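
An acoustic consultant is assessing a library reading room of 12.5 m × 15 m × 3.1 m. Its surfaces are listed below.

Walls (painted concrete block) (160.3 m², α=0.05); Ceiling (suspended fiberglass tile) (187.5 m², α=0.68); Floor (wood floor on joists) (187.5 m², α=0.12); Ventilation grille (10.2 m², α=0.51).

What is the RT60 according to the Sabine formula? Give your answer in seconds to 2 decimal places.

0.57 sec

Total absorption A = 160.3×0.05 + 187.5×0.68 + 187.5×0.12 + 10.2×0.51
  = 8.015 + 127.500 + 22.500 + 5.202 = 163.217 m² sabins.
V = 12.5·15·3.1 = 581.25 m³.
RT60 = 0.161 · V / A = 0.161 × 581.25 / 163.217 = 0.57 s.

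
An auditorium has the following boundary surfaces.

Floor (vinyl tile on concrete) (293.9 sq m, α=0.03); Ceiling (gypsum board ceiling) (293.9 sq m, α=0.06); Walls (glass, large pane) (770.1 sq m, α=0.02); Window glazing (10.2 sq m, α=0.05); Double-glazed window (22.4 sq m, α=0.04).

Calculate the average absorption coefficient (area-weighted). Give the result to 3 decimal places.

0.031

Total surface area S = 1390.5 sq m.
Σ(Sᵢαᵢ) = 293.9×0.03 + 293.9×0.06 + 770.1×0.02 + 10.2×0.05 + 22.4×0.04 = 43.259.
ᾱ = 43.259 / 1390.5 = 0.031.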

——————————

**Work instructions**
Only the lines from the one containing "Calculate the average" through the end of the listing should be copied, and they should be copied exactly.

**Result of the exercise**
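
Calculate the average absorption coefficient (area-weighted). Give the result to 3 decimal places.

0.031

Total surface area S = 1390.5 sq m.
Σ(Sᵢαᵢ) = 293.9×0.03 + 293.9×0.06 + 770.1×0.02 + 10.2×0.05 + 22.4×0.04 = 43.259.
ᾱ = 43.259 / 1390.5 = 0.031.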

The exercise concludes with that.